§ What to do
Nothing but the lines from the one containing "3. The sentence" through the end of the data should be output, each reproduced exactly.

----

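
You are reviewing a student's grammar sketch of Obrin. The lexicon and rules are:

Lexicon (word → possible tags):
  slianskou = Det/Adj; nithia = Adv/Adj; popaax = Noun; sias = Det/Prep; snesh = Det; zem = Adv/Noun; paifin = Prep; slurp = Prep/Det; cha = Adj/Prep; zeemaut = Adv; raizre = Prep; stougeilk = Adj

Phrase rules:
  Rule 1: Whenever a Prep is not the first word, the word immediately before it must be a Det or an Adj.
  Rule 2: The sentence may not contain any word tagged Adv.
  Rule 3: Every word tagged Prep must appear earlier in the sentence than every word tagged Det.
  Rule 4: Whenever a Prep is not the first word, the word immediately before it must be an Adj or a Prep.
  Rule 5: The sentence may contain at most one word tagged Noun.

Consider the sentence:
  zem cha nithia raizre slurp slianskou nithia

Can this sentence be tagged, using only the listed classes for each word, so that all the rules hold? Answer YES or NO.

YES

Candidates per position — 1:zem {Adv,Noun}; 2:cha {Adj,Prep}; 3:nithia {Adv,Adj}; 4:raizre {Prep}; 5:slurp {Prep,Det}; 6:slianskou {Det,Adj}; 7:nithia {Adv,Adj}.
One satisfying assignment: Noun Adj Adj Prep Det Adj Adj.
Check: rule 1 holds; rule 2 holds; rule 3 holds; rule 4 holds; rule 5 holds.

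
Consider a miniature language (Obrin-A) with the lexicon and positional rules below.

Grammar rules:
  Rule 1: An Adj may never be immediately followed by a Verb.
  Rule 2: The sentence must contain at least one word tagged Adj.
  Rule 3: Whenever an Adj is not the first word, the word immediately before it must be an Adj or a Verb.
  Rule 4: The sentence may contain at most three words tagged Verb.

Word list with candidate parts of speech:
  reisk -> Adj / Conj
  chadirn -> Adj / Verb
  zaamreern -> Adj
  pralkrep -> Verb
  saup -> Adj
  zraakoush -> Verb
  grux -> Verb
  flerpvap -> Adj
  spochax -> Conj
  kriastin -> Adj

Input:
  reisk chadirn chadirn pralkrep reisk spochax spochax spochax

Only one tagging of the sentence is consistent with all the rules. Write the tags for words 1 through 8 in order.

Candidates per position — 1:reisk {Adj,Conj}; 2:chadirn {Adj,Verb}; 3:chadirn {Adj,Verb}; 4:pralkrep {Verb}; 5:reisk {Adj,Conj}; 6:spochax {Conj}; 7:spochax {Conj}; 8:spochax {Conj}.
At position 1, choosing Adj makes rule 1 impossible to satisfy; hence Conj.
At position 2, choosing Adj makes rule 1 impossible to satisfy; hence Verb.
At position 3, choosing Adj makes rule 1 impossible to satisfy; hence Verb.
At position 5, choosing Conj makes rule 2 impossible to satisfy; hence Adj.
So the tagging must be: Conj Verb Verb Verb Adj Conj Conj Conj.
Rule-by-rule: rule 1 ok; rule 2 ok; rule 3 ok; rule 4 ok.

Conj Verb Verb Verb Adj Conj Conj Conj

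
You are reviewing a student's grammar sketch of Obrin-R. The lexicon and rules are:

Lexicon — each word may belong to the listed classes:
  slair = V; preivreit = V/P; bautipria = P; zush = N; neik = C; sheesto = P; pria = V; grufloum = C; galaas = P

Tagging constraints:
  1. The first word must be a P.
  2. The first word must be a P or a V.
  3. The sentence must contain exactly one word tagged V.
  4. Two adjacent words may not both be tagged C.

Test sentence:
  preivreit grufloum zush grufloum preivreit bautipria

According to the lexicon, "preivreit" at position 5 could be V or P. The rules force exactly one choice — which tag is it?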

----

§ Solution for this exercise
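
  3. The sentence must contain exactly one word tagged V.
  4. Two adjacent words may not both be tagged C.

Test sentence:
  preivreit grufloum zush grufloum preivreit bautipria

According to the lexicon, "preivreit" at position 5 could be V or P. The rules force exactly one choice — which tag is it?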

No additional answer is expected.